▸ **EXERCISE**
Only the final stretch of the data is wanted: reproduce the line containing "dequeue(). Final state?" and each line after it, exactly.

▸ **INPUT FOR THIS TASK**

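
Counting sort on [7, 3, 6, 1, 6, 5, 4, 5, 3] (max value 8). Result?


Count array: [0, 1, 0, 2, 1, 2, 2, 1, 0]
Reconstruct: [1, 3, 3, 4, 5, 5, 6, 6, 7]


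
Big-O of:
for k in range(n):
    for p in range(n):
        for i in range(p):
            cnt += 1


Per nesting level: O(n) * O(n) * O(n) [triangular over p] = O(n^3)
Complexity: O(n^3)


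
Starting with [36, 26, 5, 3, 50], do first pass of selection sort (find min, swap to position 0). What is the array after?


After one pass: [3, 26, 5, 36, 50]


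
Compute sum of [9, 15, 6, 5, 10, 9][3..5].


Prefix sums: [0, 9, 24, 30, 35, 45, 54]
Sum[3..5] = prefix[6] - prefix[3] = 54 - 30 = 24


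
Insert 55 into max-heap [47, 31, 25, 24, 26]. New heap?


Append 55: [47, 31, 25, 24, 26, 55]
Bubble up: swap idx 5(55) with idx 2(25); swap idx 2(55) with idx 0(47)
Result: [55, 31, 47, 24, 26, 25]


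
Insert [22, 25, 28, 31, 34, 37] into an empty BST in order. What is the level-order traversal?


Root = 22; build tree by BST insertion.
Level-Order traversal: [22, 25, 28, 31, 34, 37]


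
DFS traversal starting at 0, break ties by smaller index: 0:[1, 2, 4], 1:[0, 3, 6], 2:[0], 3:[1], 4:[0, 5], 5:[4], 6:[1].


DFS stack-based: start with [0]
Visit order: [0, 1, 3, 6, 2, 4, 5]


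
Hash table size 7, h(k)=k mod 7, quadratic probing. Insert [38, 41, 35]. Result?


Insertions: 38->slot 3; 41->slot 6; 35->slot 0
Table: [35, None, None, 38, None, None, 41]


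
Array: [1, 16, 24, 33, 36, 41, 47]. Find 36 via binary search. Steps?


Search for 36:
[0,6] mid=3 arr[3]=33
[4,6] mid=5 arr[5]=41
[4,4] mid=4 arr[4]=36
Total: 3 comparisons


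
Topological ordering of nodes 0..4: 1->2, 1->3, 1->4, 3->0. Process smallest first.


Kahn's algorithm, process smallest node first
Order: [1, 2, 3, 0, 4]


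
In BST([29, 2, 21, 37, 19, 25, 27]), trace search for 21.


BST root = 29
Search for 21: compare at each node
Path: [29, 2, 21]


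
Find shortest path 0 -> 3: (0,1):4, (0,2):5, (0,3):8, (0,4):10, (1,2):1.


Dijkstra from 0:
Distances: {0: 0, 1: 4, 2: 5, 3: 8, 4: 10}
Shortest distance to 3 = 8, path = [0, 3]


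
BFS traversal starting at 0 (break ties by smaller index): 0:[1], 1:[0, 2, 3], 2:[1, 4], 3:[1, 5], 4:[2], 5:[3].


BFS queue: start with [0]
Visit order: [0, 1, 2, 3, 4, 5]


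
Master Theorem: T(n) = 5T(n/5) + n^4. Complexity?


a=5, b=5, c=4. log_5(5)=1 < c=4. Case 3: O(n^c) = O(n^4)
Complexity: O(n^4)


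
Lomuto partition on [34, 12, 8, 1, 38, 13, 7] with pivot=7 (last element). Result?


Elements <= 7 go left of pivot.
Result: [1, 7, 8, 34, 38, 13, 12], pivot at index 1


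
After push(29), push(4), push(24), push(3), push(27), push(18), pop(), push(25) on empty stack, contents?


push(29) -> [29]
push(4) -> [29, 4]
push(24) -> [29, 4, 24]
push(3) -> [29, 4, 24, 3]
push(27) -> [29, 4, 24, 3, 27]
push(18) -> [29, 4, 24, 3, 27, 18]
pop() returns 18 -> [29, 4, 24, 3, 27]
push(25) -> [29, 4, 24, 3, 27, 25]
Final stack (bottom to top): [29, 4, 24, 3, 27, 25]


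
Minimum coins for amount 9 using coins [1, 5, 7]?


dp[0]=0; dp[i]=1+min(dp[i-c] for c in coins)
...dp[4]=4, dp[5]=1, dp[6]=2, dp[7]=1, dp[8]=2, dp[9]=3
Minimum coins for 9 = 3


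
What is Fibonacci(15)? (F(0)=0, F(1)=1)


F(n)=F(n-1)+F(n-2)
...F(13)=233, F(14)=377, F(15)=610


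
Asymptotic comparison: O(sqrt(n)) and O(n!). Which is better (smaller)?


sublinear grows slower than factorial
O(sqrt(n)) is asymptotically smaller; O(n!) grows faster


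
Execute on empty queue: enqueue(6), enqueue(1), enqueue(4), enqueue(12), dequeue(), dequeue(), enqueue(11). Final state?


enqueue(6) -> [6]
enqueue(1) -> [6, 1]
enqueue(4) -> [6, 1, 4]
enqueue(12) -> [6, 1, 4, 12]
dequeue() returns 6 -> [1, 4, 12]
dequeue() returns 1 -> [4, 12]
enqueue(11) -> [4, 12, 11]
Final queue (front to back): [4, 12, 11]


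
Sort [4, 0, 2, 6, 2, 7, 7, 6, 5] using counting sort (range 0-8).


Count array: [1, 0, 2, 0, 1, 1, 2, 2, 0]
Reconstruct: [0, 2, 2, 4, 5, 6, 6, 7, 7]


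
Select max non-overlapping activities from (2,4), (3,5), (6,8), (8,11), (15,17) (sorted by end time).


Greedy: pick earliest-ending, then skip overlaps.
Selected (4 activities): [(2, 4), (6, 8), (8, 11), (15, 17)]


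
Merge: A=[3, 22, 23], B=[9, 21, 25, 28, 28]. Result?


Compare heads, take smaller each step.
Merged: [3, 9, 21, 22, 23, 25, 28, 28]


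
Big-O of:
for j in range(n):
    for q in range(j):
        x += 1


Per nesting level: O(n) * O(n) [triangular over j] = O(n^2)
Complexity: O(n^2)


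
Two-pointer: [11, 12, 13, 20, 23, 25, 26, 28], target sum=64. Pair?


Two pointers: lo=0, hi=7
No pair sums to 64


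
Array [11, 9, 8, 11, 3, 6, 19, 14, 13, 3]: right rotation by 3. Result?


Right rotate by 3: [14, 13, 3, 11, 9, 8, 11, 3, 6, 19]


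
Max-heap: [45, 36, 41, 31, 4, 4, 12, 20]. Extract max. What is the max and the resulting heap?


Max = 45
Replace root with last, heapify down
Resulting heap: [41, 36, 20, 31, 4, 4, 12]


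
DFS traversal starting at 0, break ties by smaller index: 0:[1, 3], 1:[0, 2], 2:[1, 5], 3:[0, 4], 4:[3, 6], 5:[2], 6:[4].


DFS stack-based: start with [0]
Visit order: [0, 1, 2, 5, 3, 4, 6]


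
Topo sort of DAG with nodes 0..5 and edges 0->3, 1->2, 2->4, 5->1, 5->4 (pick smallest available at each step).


Kahn's algorithm, process smallest node first
Order: [0, 3, 5, 1, 2, 4]


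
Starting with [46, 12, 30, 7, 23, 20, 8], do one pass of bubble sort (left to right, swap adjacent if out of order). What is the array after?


After one pass: [12, 30, 7, 23, 20, 8, 46]


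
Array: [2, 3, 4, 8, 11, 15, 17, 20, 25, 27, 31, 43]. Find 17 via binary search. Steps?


Search for 17:
[0,11] mid=5 arr[5]=15
[6,11] mid=8 arr[8]=25
[6,7] mid=6 arr[6]=17
Total: 3 comparisons


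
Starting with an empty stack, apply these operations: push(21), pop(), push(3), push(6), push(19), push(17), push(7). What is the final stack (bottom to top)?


push(21) -> [21]
pop() returns 21 -> []
push(3) -> [3]
push(6) -> [3, 6]
push(19) -> [3, 6, 19]
push(17) -> [3, 6, 19, 17]
push(7) -> [3, 6, 19, 17, 7]
Final stack (bottom to top): [3, 6, 19, 17, 7]


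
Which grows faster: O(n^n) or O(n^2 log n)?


n^2 log n grows slower than n^n
O(n^2 log n) is asymptotically smaller; O(n^n) grows faster


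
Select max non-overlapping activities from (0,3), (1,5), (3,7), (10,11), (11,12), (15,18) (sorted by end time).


Greedy: pick earliest-ending, then skip overlaps.
Selected (5 activities): [(0, 3), (3, 7), (10, 11), (11, 12), (15, 18)]


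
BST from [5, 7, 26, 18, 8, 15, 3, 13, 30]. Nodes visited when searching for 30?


BST root = 5
Search for 30: compare at each node
Path: [5, 7, 26, 30]


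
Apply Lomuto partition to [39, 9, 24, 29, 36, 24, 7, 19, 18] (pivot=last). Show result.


Elements <= 18 go left of pivot.
Result: [9, 7, 18, 29, 36, 24, 39, 19, 24], pivot at index 2


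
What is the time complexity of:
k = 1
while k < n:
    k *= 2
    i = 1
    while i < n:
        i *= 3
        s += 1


Per nesting level: O(log n) * O(log n) = O((log n)^2)
Complexity: O((log n)^2)


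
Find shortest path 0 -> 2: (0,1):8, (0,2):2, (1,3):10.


Dijkstra from 0:
Distances: {0: 0, 1: 8, 2: 2, 3: 18}
Shortest distance to 2 = 2, path = [0, 2]


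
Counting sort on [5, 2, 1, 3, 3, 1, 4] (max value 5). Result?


Count array: [0, 2, 1, 2, 1, 1]
Reconstruct: [1, 1, 2, 3, 3, 4, 5]


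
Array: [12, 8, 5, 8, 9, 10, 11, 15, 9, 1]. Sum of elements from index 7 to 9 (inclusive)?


Prefix sums: [0, 12, 20, 25, 33, 42, 52, 63, 78, 87, 88]
Sum[7..9] = prefix[10] - prefix[7] = 88 - 63 = 25


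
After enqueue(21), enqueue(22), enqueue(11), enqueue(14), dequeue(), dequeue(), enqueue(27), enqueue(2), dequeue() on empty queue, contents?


enqueue(21) -> [21]
enqueue(22) -> [21, 22]
enqueue(11) -> [21, 22, 11]
enqueue(14) -> [21, 22, 11, 14]
dequeue() returns 21 -> [22, 11, 14]
dequeue() returns 22 -> [11, 14]
enqueue(27) -> [11, 14, 27]
enqueue(2) -> [11, 14, 27, 2]
dequeue() returns 11 -> [14, 27, 2]
Final queue (front to back): [14, 27, 2]


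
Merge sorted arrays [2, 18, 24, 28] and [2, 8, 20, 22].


Compare heads, take smaller each step.
Merged: [2, 2, 8, 18, 20, 22, 24, 28]


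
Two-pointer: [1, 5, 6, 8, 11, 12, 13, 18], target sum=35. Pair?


Two pointers: lo=0, hi=7
No pair sums to 35


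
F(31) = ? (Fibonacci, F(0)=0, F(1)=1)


F(n)=F(n-1)+F(n-2)
...F(29)=514229, F(30)=832040, F(31)=1346269


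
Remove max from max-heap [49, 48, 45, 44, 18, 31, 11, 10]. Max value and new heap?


Max = 49
Replace root with last, heapify down
Resulting heap: [48, 44, 45, 10, 18, 31, 11]


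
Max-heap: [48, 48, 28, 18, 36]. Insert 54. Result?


Append 54: [48, 48, 28, 18, 36, 54]
Bubble up: swap idx 5(54) with idx 2(28); swap idx 2(54) with idx 0(48)
Result: [54, 48, 48, 18, 36, 28]


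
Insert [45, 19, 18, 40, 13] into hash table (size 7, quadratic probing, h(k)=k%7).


Insertions: 45->slot 3; 19->slot 5; 18->slot 4; 40->slot 6; 13->slot 0
Table: [13, None, None, 45, 18, 19, 40]


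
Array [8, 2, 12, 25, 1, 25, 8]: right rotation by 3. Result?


Right rotate by 3: [1, 25, 8, 8, 2, 12, 25]


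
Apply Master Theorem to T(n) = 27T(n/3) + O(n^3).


a=27, b=3, c=3. log_3(27)=3 = c=3. Case 2: O(n^c log n) = O(n^3 log n)
Complexity: O(n^3 log n)


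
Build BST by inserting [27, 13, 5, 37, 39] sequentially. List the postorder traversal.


Root = 27; build tree by BST insertion.
Postorder traversal: [5, 13, 39, 37, 27]


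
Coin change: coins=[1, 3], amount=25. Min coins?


dp[0]=0; dp[i]=1+min(dp[i-c] for c in coins)
...dp[20]=8, dp[21]=7, dp[22]=8, dp[23]=9, dp[24]=8, dp[25]=9
Minimum coins for 25 = 9


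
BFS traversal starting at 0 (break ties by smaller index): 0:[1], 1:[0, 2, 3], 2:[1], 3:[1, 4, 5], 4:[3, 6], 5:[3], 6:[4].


BFS queue: start with [0]
Visit order: [0, 1, 2, 3, 4, 5, 6]


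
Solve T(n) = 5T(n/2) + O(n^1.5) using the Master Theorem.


a=5, b=2, c=1.5. log_2(5)=2.322 > c=1.5. Case 1: O(n^log_b(a)) = O(n^2.322)
Complexity: O(n^2.322)


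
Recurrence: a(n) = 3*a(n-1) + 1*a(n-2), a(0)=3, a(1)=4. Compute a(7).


Build bottom-up:
...a(5)=535, a(6)=1767, a(7)=3*1767+1*535=5836


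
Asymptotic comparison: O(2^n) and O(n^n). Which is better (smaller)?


exponential grows slower than n^n
O(2^n) is asymptotically smaller; O(n^n) grows faster


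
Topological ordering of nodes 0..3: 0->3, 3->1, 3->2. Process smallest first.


Kahn's algorithm, process smallest node first
Order: [0, 3, 1, 2]


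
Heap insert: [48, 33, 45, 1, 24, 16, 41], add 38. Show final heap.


Append 38: [48, 33, 45, 1, 24, 16, 41, 38]
Bubble up: swap idx 7(38) with idx 3(1); swap idx 3(38) with idx 1(33)
Result: [48, 38, 45, 33, 24, 16, 41, 1]


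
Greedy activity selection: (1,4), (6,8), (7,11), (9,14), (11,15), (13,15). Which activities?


Greedy: pick earliest-ending, then skip overlaps.
Selected (3 activities): [(1, 4), (6, 8), (9, 14)]


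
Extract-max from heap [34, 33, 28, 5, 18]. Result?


Max = 34
Replace root with last, heapify down
Resulting heap: [33, 18, 28, 5]


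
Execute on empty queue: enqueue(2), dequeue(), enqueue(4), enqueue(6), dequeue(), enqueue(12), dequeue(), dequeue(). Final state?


enqueue(2) -> [2]
dequeue() returns 2 -> []
enqueue(4) -> [4]
enqueue(6) -> [4, 6]
dequeue() returns 4 -> [6]
enqueue(12) -> [6, 12]
dequeue() returns 6 -> [12]
dequeue() returns 12 -> []
Final queue (front to back): []


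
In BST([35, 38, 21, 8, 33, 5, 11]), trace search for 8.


BST root = 35
Search for 8: compare at each node
Path: [35, 21, 8]


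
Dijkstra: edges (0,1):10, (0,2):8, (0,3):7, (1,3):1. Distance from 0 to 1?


Dijkstra from 0:
Distances: {0: 0, 1: 8, 2: 8, 3: 7}
Shortest distance to 1 = 8, path = [0, 3, 1]


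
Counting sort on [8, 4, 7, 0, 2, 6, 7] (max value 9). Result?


Count array: [1, 0, 1, 0, 1, 0, 1, 2, 1, 0]
Reconstruct: [0, 2, 4, 6, 7, 7, 8]


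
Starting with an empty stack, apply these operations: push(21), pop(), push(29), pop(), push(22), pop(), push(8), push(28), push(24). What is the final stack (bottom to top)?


push(21) -> [21]
pop() returns 21 -> []
push(29) -> [29]
pop() returns 29 -> []
push(22) -> [22]
pop() returns 22 -> []
push(8) -> [8]
push(28) -> [8, 28]
push(24) -> [8, 28, 24]
Final stack (bottom to top): [8, 28, 24]


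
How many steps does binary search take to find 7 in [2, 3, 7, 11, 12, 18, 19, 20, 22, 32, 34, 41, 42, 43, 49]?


Search for 7:
[0,14] mid=7 arr[7]=20
[0,6] mid=3 arr[3]=11
[0,2] mid=1 arr[1]=3
[2,2] mid=2 arr[2]=7
Total: 4 comparisons


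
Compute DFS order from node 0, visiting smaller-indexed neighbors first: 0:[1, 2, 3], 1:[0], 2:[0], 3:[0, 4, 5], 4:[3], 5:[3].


DFS stack-based: start with [0]
Visit order: [0, 1, 2, 3, 4, 5]


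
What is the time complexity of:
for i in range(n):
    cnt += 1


Per nesting level: O(n) = O(n)
Complexity: O(n)


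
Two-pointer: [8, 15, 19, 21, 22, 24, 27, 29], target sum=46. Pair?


Two pointers: lo=0, hi=7
Found pair: (19, 27) summing to 46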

▸ **TASK RESULT**
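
Execute on empty queue: enqueue(2), dequeue(), enqueue(4), enqueue(6), dequeue(), enqueue(12), dequeue(), dequeue(). Final state?


enqueue(2) -> [2]
dequeue() returns 2 -> []
enqueue(4) -> [4]
enqueue(6) -> [4, 6]
dequeue() returns 4 -> [6]
enqueue(12) -> [6, 12]
dequeue() returns 6 -> [12]
dequeue() returns 12 -> []
Final queue (front to back): []


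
In BST([35, 38, 21, 8, 33, 5, 11]), trace search for 8.


BST root = 35
Search for 8: compare at each node
Path: [35, 21, 8]


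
Dijkstra: edges (0,1):10, (0,2):8, (0,3):7, (1,3):1. Distance from 0 to 1?


Dijkstra from 0:
Distances: {0: 0, 1: 8, 2: 8, 3: 7}
Shortest distance to 1 = 8, path = [0, 3, 1]


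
Counting sort on [8, 4, 7, 0, 2, 6, 7] (max value 9). Result?


Count array: [1, 0, 1, 0, 1, 0, 1, 2, 1, 0]
Reconstruct: [0, 2, 4, 6, 7, 7, 8]


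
Starting with an empty stack, apply these operations: push(21), pop(), push(29), pop(), push(22), pop(), push(8), push(28), push(24). What is the final stack (bottom to top)?


push(21) -> [21]
pop() returns 21 -> []
push(29) -> [29]
pop() returns 29 -> []
push(22) -> [22]
pop() returns 22 -> []
push(8) -> [8]
push(28) -> [8, 28]
push(24) -> [8, 28, 24]
Final stack (bottom to top): [8, 28, 24]


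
How many steps does binary search take to find 7 in [2, 3, 7, 11, 12, 18, 19, 20, 22, 32, 34, 41, 42, 43, 49]?


Search for 7:
[0,14] mid=7 arr[7]=20
[0,6] mid=3 arr[3]=11
[0,2] mid=1 arr[1]=3
[2,2] mid=2 arr[2]=7
Total: 4 comparisons


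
Compute DFS order from node 0, visiting smaller-indexed neighbors first: 0:[1, 2, 3], 1:[0], 2:[0], 3:[0, 4, 5], 4:[3], 5:[3].


DFS stack-based: start with [0]
Visit order: [0, 1, 2, 3, 4, 5]


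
What is the time complexity of:
for i in range(n):
    cnt += 1


Per nesting level: O(n) = O(n)
Complexity: O(n)


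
Two-pointer: [8, 15, 19, 21, 22, 24, 27, 29], target sum=46. Pair?


Two pointers: lo=0, hi=7
Found pair: (19, 27) summing to 46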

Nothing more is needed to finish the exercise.